------ DATASET CONTENT

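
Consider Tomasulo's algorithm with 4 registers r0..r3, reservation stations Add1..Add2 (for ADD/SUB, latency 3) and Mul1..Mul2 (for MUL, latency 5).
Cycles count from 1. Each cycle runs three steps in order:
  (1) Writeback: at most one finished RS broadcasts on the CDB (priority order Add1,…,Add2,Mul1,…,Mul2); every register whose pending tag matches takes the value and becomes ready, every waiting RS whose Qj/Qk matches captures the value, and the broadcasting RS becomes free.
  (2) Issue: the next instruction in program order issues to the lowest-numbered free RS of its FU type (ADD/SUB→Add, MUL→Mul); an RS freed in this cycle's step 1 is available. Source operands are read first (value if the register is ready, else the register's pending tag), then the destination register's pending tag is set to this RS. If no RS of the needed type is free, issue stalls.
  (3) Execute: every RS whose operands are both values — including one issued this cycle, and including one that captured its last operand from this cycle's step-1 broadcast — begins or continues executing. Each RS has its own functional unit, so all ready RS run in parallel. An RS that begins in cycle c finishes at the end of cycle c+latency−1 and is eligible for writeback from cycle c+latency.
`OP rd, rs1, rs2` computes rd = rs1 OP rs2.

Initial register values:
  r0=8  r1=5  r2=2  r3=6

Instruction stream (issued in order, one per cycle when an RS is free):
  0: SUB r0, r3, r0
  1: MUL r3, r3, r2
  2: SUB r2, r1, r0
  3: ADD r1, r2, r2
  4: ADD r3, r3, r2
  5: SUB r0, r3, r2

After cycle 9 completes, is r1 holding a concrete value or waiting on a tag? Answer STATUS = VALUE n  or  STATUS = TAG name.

  c1: issue SUB r0<-Add1  regs: r0:Add1,r1:5,r2:2,r3:6
  c2: issue MUL r3<-Mul1  regs: r0:Add1,r1:5,r2:2,r3:Mul1
  c3: issue SUB r2<-Add2  regs: r0:Add1,r1:5,r2:Add2,r3:Mul1
  c4: CDB Add1=-2; issue ADD r1<-Add1  regs: r0:-2,r1:Add1,r2:Add2,r3:Mul1
  c5: stall  regs: r0:-2,r1:Add1,r2:Add2,r3:Mul1
  c6: stall  regs: r0:-2,r1:Add1,r2:Add2,r3:Mul1
  c7: CDB Add2=7; issue ADD r3<-Add2  regs: r0:-2,r1:Add1,r2:7,r3:Add2
  c8: CDB Mul1=12; stall  regs: r0:-2,r1:Add1,r2:7,r3:Add2
  c9: stall  regs: r0:-2,r1:Add1,r2:7,r3:Add2

STATUS = TAG Add1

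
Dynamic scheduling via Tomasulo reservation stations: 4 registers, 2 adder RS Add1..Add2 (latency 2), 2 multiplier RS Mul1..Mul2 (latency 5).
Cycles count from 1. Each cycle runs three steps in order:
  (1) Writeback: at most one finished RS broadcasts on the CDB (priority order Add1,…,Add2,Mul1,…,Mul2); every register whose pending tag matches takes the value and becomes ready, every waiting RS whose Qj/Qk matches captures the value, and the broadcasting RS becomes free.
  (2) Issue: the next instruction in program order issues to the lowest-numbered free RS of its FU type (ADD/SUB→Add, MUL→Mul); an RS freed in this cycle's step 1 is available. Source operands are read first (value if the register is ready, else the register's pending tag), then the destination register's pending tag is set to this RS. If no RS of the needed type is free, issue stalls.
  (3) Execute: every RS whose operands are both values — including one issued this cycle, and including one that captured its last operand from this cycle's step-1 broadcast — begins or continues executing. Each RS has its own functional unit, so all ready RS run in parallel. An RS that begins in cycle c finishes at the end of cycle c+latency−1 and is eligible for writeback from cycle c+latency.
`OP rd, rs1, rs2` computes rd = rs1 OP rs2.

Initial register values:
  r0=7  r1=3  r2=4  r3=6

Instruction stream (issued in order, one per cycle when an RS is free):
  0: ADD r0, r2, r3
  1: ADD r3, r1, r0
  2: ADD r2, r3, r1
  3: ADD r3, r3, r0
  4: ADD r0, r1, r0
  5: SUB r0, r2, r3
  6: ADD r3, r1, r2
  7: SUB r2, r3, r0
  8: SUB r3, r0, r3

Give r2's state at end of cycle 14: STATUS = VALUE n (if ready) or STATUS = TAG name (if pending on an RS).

STATUS = VALUE 26

  c1: issue ADD r0<-Add1  regs: r0:Add1,r1:3,r2:4,r3:6
  c2: issue ADD r3<-Add2  regs: r0:Add1,r1:3,r2:4,r3:Add2
  c3: CDB Add1=10; issue ADD r2<-Add1  regs: r0:10,r1:3,r2:Add1,r3:Add2
  c4: stall  regs: r0:10,r1:3,r2:Add1,r3:Add2
  c5: CDB Add2=13; issue ADD r3<-Add2  regs: r0:10,r1:3,r2:Add1,r3:Add2
  c6: stall  regs: r0:10,r1:3,r2:Add1,r3:Add2
  c7: CDB Add1=16; issue ADD r0<-Add1  regs: r0:Add1,r1:3,r2:16,r3:Add2
  c8: CDB Add2=23; issue SUB r0<-Add2  regs: r0:Add2,r1:3,r2:16,r3:23
  c9: CDB Add1=13; issue ADD r3<-Add1  regs: r0:Add2,r1:3,r2:16,r3:Add1
  c10: CDB Add2=-7; issue SUB r2<-Add2  regs: r0:-7,r1:3,r2:Add2,r3:Add1
  c11: CDB Add1=19; issue SUB r3<-Add1  regs: r0:-7,r1:3,r2:Add2,r3:Add1
  c12: -  regs: r0:-7,r1:3,r2:Add2,r3:Add1
  c13: CDB Add1=-26  regs: r0:-7,r1:3,r2:Add2,r3:-26
  c14: CDB Add2=26  regs: r0:-7,r1:3,r2:26,r3:-26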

------------

**ACTION ITEM:**
Each line of the listing should be copied exactly.

**EXPECTED ANSWER:**
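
Consider Tomasulo's algorithm with 4 registers r0..r3, reservation stations Add1..Add2 (for ADD/SUB, latency 3) and Mul1..Mul2 (for MUL, latency 5).
Cycles count from 1. Each cycle runs three steps in order:
  (1) Writeback: at most one finished RS broadcasts on the CDB (priority order Add1,…,Add2,Mul1,…,Mul2); every register whose pending tag matches takes the value and becomes ready, every waiting RS whose Qj/Qk matches captures the value, and the broadcasting RS becomes free.
  (2) Issue: the next instruction in program order issues to the lowest-numbered free RS of its FU type (ADD/SUB→Add, MUL→Mul); an RS freed in this cycle's step 1 is available. Source operands are read first (value if the register is ready, else the register's pending tag), then the destination register's pending tag is set to this RS. If no RS of the needed type is free, issue stalls.
  (3) Execute: every RS whose operands are both values — including one issued this cycle, and including one that captured its last operand from this cycle's step-1 broadcast — begins or continues executing. Each RS has its own functional unit, so all ready RS run in parallel. An RS that begins in cycle c finishes at the end of cycle c+latency−1 and is eligible for writeback from cycle c+latency.
`OP rd, rs1, rs2` computes rd = rs1 OP rs2.

Initial register values:
  r0=8  r1=5  r2=2  r3=6

Instruction stream (issued in order, one per cycle when an RS is free):
  0: SUB r0, r3, r0
  1: MUL r3, r3, r2
  2: SUB r2, r1, r0
  3: ADD r1, r2, r2
  4: ADD r3, r3, r2
  5: SUB r0, r3, r2

After cycle 9 completes, is r1 holding a concrete value or waiting on a tag? Answer STATUS = VALUE n  or  STATUS = TAG name.

  c1: issue SUB r0<-Add1  regs: r0:Add1,r1:5,r2:2,r3:6
  c2: issue MUL r3<-Mul1  regs: r0:Add1,r1:5,r2:2,r3:Mul1
  c3: issue SUB r2<-Add2  regs: r0:Add1,r1:5,r2:Add2,r3:Mul1
  c4: CDB Add1=-2; issue ADD r1<-Add1  regs: r0:-2,r1:Add1,r2:Add2,r3:Mul1
  c5: stall  regs: r0:-2,r1:Add1,r2:Add2,r3:Mul1
  c6: stall  regs: r0:-2,r1:Add1,r2:Add2,r3:Mul1
  c7: CDB Add2=7; issue ADD r3<-Add2  regs: r0:-2,r1:Add1,r2:7,r3:Add2
  c8: CDB Mul1=12; stall  regs: r0:-2,r1:Add1,r2:7,r3:Add2
  c9: stall  regs: r0:-2,r1:Add1,r2:7,r3:Add2

STATUS = TAG Add1

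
Dynamic scheduling via Tomasulo reservation stations: 4 registers, 2 adder RS Add1..Add2 (latency 2), 2 multiplier RS Mul1..Mul2 (latency 5).
Cycles count from 1. Each cycle runs three steps in order:
  (1) Writeback: at most one finished RS broadcasts on the CDB (priority order Add1,…,Add2,Mul1,…,Mul2); every register whose pending tag matches takes the value and becomes ready, every waiting RS whose Qj/Qk matches captures the value, and the broadcasting RS becomes free.
  (2) Issue: the next instruction in program order issues to the lowest-numbered free RS of its FU type (ADD/SUB→Add, MUL→Mul); an RS freed in this cycle's step 1 is available. Source operands are read first (value if the register is ready, else the register's pending tag), then the destination register's pending tag is set to this RS. If no RS of the needed type is free, issue stalls.
  (3) Execute: every RS whose operands are both values — including one issued this cycle, and including one that captured its last operand from this cycle's step-1 broadcast — begins or continues executing. Each RS has its own functional unit, so all ready RS run in parallel. An RS that begins in cycle c finishes at the end of cycle c+latency−1 and is eligible for writeback from cycle c+latency.
`OP rd, rs1, rs2` computes rd = rs1 OP rs2.

Initial register values:
  r0=7  r1=3  r2=4  r3=6

Instruction stream (issued in order, one per cycle when an RS is free):
  0: ADD r0, r2, r3
  1: ADD r3, r1, r0
  2: ADD r2, r3, r1
  3: ADD r3, r3, r0
  4: ADD r0, r1, r0
  5: SUB r0, r2, r3
  6: ADD r3, r1, r2
  7: SUB r2, r3, r0
  8: SUB r3, r0, r3

Give r2's state at end of cycle 14: STATUS = VALUE n (if ready) or STATUS = TAG name (if pending on an RS).

STATUS = VALUE 26

  c1: issue ADD r0<-Add1  regs: r0:Add1,r1:3,r2:4,r3:6
  c2: issue ADD r3<-Add2  regs: r0:Add1,r1:3,r2:4,r3:Add2
  c3: CDB Add1=10; issue ADD r2<-Add1  regs: r0:10,r1:3,r2:Add1,r3:Add2
  c4: stall  regs: r0:10,r1:3,r2:Add1,r3:Add2
  c5: CDB Add2=13; issue ADD r3<-Add2  regs: r0:10,r1:3,r2:Add1,r3:Add2
  c6: stall  regs: r0:10,r1:3,r2:Add1,r3:Add2
  c7: CDB Add1=16; issue ADD r0<-Add1  regs: r0:Add1,r1:3,r2:16,r3:Add2
  c8: CDB Add2=23; issue SUB r0<-Add2  regs: r0:Add2,r1:3,r2:16,r3:23
  c9: CDB Add1=13; issue ADD r3<-Add1  regs: r0:Add2,r1:3,r2:16,r3:Add1
  c10: CDB Add2=-7; issue SUB r2<-Add2  regs: r0:-7,r1:3,r2:Add2,r3:Add1
  c11: CDB Add1=19; issue SUB r3<-Add1  regs: r0:-7,r1:3,r2:Add2,r3:Add1
  c12: -  regs: r0:-7,r1:3,r2:Add2,r3:Add1
  c13: CDB Add1=-26  regs: r0:-7,r1:3,r2:Add2,r3:-26
  c14: CDB Add2=26  regs: r0:-7,r1:3,r2:26,r3:-26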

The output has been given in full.